◆ **EXERCISE REQUIREMENTS**
Copy out each line of the data below in which the string "module" appears.

++++ SOURCE RECORDS

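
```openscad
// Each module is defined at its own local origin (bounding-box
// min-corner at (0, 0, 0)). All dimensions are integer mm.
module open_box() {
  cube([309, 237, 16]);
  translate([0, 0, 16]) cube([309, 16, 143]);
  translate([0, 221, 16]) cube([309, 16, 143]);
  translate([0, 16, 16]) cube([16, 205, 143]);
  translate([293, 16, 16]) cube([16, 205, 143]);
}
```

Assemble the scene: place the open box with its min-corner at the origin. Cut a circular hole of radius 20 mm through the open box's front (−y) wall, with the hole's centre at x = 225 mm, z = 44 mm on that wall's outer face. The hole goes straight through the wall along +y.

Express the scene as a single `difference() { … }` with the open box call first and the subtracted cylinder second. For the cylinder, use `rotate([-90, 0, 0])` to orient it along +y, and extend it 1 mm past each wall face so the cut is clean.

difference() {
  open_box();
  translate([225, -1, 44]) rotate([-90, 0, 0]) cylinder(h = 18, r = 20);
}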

++++++++
++++ SOURCE RECORDS

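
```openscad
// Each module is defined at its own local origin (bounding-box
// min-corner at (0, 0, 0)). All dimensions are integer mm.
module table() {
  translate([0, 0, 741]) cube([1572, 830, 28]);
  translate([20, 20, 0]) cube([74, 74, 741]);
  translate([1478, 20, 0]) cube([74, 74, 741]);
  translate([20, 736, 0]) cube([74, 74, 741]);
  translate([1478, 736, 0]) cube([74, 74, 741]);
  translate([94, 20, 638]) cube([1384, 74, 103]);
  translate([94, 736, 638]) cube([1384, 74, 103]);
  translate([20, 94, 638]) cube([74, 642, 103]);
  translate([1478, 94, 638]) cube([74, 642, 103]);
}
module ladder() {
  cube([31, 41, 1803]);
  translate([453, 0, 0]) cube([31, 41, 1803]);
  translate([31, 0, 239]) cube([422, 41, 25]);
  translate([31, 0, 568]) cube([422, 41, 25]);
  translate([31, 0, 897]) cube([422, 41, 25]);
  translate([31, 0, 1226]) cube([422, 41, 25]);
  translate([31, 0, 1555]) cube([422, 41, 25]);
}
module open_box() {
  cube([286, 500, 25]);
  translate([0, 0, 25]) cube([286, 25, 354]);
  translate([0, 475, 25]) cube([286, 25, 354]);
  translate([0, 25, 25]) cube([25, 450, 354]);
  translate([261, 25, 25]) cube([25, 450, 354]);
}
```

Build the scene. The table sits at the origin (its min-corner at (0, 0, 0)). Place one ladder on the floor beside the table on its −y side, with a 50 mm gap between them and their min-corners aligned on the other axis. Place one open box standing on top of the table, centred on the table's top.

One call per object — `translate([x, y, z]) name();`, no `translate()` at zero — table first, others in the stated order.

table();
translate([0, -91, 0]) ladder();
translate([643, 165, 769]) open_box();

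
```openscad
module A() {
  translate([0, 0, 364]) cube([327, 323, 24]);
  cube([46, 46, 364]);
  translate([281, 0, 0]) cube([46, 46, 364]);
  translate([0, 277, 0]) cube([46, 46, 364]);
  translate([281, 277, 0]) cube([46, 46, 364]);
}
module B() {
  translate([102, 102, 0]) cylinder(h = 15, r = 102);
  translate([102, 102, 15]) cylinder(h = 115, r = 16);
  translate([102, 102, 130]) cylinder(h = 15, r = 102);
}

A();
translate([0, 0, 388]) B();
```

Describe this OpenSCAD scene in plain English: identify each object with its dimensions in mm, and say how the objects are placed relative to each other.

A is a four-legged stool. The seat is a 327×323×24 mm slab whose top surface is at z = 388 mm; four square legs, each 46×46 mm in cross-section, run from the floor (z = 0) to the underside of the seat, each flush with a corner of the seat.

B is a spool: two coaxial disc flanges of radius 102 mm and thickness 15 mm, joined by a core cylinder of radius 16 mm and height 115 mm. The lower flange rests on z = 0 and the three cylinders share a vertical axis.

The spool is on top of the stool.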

++++++++

◆ **SOLUTION TO THIS PROBLEM**
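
// Each module is defined at its own local origin (bounding-box
module open_box() {
// Each module is defined at its own local origin (bounding-box
module table() {
module ladder() {
module open_box() {
module A() {
module B() {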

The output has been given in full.